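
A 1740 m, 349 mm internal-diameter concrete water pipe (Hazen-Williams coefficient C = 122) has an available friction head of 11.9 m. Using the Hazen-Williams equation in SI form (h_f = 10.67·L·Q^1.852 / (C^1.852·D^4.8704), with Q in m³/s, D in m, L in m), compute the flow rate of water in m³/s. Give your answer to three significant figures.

Q ≈ 0.145 m³/s

Rearranging: Q = [h_f·C^1.852·D^4.8704 / (10.67·L)]^(1/1.852)
Q = [11.9·122^1.852·0.349^4.8704 / (10.67·1740)]^0.540 = 0.1445 m³/s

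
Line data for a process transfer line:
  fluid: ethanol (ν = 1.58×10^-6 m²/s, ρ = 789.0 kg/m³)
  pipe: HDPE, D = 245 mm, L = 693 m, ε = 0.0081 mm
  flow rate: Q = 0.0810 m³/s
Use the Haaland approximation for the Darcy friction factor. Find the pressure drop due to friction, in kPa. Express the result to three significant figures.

Δp ≈ 49.2 kPa

V = 4Q/(πD²) = 4·0.0810/(π·0.245²) = 1.718 m/s
Re = VD/ν = 1.718·0.245/1.58×10^-6 = 2.66×10^5 → turbulent
ε/D = 0.0081/245 = 3.31×10^-5
Haaland: f = 0.01493
h_f = f(L/D)V²/(2g) = 0.01493·(693/0.245)·1.718²/(2·9.81) = 6.354 m
Δp = ρg·h_f = 789.0·9.81·6.354 = 49.18 kPa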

■ ■ ■

— Work instructions —
Your answer should be the lines of the listing above between the line holding "Line data for" and the line holding "flow rate: Q = 0.0810 m³/s", inclusive, restated word for word and alone.

— Response to this exercise —
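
Line data for a process transfer line:
  fluid: ethanol (ν = 1.58×10^-6 m²/s, ρ = 789.0 kg/m³)
  pipe: HDPE, D = 245 mm, L = 693 m, ε = 0.0081 mm
  flow rate: Q = 0.0810 m³/s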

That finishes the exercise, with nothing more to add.